Task to complete | Only the lines below starting at the one that contains "seg 2: a=0 b=-6683/2054" and ending at the one that contains "seg 4: a=-2" are to be reproduced, exactly and with both ends kept.

Record set |
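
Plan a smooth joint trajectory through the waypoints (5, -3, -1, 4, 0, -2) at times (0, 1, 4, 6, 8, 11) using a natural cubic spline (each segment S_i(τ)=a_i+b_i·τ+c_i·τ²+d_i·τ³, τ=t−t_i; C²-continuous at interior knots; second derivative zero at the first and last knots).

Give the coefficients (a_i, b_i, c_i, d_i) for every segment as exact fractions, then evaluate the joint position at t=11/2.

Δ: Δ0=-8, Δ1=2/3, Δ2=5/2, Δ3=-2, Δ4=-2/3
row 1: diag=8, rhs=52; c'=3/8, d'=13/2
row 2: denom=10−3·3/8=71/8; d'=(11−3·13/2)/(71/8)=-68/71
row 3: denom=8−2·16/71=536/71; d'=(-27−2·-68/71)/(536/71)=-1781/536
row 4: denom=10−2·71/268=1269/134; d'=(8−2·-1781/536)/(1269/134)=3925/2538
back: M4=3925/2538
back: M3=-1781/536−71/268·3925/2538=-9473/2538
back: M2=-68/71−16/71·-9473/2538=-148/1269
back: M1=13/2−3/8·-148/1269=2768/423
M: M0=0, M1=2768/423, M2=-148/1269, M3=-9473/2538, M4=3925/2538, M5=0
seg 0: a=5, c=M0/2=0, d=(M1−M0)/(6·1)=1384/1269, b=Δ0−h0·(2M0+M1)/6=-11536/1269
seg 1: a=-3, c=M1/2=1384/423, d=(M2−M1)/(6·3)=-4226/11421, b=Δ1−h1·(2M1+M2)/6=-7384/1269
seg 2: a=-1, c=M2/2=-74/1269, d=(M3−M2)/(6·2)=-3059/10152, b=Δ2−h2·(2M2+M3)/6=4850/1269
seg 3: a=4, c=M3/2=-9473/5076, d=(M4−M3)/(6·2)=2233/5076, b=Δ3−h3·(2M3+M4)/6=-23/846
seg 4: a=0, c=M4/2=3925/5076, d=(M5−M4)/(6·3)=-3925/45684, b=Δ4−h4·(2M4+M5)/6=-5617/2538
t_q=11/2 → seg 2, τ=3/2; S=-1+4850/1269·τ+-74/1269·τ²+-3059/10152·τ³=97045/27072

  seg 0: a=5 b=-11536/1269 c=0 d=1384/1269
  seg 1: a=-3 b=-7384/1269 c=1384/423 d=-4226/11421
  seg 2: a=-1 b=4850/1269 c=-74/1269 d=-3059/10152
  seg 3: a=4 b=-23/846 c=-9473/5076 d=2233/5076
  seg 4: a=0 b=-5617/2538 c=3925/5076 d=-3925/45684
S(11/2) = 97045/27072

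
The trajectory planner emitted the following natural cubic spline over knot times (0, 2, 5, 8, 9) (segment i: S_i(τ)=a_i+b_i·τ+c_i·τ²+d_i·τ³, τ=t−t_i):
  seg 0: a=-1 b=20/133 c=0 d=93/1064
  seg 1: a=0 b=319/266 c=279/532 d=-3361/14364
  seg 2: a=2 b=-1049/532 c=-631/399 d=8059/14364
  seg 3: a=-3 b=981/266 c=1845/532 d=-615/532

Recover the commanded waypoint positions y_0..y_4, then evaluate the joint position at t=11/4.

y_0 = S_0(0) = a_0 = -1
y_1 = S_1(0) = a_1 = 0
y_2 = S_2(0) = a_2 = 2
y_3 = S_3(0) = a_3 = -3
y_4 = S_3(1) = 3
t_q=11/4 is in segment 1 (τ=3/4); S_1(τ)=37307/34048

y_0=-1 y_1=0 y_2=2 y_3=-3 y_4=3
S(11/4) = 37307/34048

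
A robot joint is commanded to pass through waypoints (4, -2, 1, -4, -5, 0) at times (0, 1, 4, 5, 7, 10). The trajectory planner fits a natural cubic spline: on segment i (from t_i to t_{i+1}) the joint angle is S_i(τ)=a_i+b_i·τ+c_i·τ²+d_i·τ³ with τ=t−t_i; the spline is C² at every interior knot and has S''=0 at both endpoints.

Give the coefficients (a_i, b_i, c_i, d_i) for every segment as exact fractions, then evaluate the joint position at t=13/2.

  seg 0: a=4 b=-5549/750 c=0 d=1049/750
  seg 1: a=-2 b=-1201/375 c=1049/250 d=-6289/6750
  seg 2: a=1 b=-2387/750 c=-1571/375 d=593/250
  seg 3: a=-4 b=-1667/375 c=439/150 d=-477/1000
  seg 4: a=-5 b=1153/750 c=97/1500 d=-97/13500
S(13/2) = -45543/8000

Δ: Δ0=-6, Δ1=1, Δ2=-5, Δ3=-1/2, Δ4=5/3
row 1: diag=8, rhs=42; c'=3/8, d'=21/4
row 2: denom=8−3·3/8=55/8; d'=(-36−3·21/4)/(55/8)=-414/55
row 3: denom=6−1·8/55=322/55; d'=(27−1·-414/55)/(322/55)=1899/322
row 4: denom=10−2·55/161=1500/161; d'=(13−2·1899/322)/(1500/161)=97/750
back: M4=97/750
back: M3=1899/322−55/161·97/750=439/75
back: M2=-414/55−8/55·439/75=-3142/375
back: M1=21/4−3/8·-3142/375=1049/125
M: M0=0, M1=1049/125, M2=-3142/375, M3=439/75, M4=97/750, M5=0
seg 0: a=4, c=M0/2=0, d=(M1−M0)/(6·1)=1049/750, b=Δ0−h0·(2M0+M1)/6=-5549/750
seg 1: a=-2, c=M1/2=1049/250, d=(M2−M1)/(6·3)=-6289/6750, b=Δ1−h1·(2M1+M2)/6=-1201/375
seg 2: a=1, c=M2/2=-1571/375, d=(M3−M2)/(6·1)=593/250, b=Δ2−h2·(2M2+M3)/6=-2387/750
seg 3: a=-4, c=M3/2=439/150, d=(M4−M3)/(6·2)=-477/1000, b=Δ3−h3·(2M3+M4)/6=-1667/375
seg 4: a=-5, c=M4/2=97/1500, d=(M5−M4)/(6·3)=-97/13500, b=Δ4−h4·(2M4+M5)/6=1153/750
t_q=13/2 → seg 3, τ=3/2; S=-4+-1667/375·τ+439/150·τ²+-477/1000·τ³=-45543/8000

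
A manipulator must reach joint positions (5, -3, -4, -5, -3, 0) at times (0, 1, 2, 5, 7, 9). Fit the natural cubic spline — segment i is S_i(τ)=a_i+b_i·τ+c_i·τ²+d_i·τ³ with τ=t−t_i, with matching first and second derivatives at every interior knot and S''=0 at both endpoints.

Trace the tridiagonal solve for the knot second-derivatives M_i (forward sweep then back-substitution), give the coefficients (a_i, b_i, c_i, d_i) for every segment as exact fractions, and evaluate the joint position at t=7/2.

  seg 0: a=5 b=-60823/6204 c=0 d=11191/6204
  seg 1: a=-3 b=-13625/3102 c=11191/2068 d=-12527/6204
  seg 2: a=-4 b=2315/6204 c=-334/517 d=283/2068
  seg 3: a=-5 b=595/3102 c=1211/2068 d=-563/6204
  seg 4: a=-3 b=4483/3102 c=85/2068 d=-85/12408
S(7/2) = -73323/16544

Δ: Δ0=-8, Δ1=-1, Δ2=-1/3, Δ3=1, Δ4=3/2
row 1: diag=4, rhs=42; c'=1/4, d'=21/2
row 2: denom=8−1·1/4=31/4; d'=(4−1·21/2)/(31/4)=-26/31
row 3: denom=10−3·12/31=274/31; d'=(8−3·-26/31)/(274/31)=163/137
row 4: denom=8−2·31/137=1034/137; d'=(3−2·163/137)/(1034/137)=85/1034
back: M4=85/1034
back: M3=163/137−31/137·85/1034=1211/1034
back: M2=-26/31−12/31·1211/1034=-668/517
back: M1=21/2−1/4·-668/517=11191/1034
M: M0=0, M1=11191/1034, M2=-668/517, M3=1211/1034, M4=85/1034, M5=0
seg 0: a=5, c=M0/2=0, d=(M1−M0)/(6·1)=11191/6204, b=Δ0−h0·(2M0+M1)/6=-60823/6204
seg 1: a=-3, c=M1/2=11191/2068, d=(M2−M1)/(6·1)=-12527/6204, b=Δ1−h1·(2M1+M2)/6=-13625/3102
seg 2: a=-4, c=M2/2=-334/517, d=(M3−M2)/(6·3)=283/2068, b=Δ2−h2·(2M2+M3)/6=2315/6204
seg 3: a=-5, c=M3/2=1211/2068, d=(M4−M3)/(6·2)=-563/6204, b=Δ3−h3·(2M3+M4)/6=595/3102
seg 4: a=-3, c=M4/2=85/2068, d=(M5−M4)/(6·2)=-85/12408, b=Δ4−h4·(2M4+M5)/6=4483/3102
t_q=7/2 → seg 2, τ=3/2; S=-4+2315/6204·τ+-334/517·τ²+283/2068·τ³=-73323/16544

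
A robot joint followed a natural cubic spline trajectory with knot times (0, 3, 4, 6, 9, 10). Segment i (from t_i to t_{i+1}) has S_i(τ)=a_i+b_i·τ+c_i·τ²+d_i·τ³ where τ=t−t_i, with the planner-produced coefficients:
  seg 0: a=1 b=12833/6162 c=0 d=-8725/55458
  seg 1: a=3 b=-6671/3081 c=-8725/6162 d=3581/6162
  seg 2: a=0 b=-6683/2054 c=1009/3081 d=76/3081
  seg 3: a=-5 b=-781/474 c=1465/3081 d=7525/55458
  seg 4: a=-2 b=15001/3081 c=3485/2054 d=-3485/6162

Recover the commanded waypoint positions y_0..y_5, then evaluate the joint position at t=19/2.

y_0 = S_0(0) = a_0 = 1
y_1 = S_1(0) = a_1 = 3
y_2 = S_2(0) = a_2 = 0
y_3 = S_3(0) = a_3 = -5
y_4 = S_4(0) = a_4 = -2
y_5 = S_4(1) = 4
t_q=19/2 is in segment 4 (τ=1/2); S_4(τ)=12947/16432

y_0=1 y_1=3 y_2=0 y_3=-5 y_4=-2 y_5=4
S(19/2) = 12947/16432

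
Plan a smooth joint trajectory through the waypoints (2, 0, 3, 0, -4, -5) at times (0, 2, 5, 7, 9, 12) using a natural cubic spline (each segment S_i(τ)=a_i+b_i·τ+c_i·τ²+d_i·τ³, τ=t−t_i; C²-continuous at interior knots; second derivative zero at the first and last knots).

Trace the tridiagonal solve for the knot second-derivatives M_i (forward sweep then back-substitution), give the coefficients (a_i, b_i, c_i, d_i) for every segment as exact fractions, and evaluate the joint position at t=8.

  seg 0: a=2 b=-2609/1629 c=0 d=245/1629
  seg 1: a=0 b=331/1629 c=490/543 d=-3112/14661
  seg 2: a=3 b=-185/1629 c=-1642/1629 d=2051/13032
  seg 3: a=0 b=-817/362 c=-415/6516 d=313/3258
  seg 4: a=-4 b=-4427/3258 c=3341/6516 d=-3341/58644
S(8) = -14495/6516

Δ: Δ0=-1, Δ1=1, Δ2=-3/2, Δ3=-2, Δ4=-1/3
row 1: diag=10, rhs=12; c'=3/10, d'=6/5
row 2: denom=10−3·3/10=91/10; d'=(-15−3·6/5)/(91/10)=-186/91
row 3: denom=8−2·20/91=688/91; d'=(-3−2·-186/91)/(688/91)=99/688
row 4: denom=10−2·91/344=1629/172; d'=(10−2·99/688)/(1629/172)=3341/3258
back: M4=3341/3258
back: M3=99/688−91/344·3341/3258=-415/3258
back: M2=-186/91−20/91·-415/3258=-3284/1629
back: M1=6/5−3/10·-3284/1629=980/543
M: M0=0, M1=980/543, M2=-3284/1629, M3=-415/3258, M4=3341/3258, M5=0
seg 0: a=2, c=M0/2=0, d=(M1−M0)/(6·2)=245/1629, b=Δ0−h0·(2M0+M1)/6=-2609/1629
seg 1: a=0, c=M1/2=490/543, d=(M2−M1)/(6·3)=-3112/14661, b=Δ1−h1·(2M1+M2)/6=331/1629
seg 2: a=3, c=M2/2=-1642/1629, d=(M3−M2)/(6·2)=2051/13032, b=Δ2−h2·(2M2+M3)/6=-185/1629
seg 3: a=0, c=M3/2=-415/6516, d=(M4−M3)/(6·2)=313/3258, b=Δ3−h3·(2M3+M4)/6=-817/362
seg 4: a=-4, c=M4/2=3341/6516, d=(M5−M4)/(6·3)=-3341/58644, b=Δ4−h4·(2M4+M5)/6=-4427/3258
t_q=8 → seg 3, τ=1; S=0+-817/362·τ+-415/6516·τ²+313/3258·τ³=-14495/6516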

--

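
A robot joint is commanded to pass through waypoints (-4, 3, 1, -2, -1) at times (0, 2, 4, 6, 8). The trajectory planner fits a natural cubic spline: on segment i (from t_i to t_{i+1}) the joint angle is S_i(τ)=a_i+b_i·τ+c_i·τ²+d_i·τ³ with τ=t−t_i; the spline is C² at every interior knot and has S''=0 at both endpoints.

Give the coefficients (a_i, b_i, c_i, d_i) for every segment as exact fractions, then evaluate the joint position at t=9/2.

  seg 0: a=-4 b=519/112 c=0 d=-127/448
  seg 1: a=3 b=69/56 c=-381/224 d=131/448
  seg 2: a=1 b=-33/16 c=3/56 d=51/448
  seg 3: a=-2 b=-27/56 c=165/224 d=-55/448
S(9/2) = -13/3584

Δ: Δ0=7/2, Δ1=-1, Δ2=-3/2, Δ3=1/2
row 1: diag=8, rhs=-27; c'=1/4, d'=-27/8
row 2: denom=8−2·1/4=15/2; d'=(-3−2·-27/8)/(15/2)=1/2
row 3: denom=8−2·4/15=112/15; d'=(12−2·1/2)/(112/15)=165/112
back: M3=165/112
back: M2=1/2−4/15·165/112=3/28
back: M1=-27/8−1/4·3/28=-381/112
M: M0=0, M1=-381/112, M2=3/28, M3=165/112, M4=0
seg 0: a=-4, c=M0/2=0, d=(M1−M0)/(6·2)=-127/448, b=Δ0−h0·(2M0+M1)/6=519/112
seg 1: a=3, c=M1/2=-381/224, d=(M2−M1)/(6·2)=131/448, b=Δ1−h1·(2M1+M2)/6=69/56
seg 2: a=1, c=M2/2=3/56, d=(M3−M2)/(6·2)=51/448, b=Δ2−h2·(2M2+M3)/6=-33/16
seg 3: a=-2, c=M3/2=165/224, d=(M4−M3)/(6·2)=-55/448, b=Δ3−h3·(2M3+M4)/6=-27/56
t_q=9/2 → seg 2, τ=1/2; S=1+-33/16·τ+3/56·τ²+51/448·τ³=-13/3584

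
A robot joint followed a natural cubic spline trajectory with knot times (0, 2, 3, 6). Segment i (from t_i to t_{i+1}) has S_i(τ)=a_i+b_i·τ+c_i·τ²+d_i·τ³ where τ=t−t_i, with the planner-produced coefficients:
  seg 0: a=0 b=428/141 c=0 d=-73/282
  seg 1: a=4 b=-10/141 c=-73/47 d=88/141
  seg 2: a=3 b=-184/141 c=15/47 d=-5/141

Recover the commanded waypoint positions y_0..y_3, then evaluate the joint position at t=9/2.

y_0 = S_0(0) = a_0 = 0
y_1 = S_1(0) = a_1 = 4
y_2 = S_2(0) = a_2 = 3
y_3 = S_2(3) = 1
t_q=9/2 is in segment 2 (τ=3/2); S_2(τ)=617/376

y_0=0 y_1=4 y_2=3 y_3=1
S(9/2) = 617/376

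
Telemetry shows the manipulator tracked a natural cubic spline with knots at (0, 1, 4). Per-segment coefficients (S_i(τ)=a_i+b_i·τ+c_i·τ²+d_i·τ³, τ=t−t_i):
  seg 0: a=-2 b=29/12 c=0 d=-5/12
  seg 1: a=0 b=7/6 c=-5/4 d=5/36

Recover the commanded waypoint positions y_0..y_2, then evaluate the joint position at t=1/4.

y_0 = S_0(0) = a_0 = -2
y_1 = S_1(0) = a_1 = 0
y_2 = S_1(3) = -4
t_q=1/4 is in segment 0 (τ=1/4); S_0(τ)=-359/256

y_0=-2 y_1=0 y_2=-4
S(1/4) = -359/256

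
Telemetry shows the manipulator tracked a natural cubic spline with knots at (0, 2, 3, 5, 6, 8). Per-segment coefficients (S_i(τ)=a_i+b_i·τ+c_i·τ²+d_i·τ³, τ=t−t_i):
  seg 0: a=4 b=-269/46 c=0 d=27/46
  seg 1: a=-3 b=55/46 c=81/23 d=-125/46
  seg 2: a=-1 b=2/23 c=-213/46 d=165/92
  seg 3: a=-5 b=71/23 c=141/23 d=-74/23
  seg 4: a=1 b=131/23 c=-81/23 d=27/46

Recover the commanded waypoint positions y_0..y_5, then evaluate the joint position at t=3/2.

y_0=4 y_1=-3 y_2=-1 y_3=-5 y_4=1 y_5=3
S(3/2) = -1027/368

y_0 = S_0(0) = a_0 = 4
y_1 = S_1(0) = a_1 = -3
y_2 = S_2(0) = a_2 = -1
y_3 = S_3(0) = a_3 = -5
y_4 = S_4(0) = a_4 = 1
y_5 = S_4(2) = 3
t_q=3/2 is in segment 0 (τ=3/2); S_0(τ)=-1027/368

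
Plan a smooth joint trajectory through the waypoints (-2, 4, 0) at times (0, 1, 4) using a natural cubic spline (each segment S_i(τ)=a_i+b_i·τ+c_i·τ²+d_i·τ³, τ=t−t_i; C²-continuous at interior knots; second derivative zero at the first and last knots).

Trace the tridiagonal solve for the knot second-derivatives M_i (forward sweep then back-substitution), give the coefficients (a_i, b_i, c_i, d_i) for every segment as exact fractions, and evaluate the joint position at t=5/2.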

Answer to this task |
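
  seg 2: a=0 b=-6683/2054 c=1009/3081 d=76/3081
  seg 3: a=-5 b=-781/474 c=1465/3081 d=7525/55458
  seg 4: a=-2 b=15001/3081 c=3485/2054 d=-3485/6162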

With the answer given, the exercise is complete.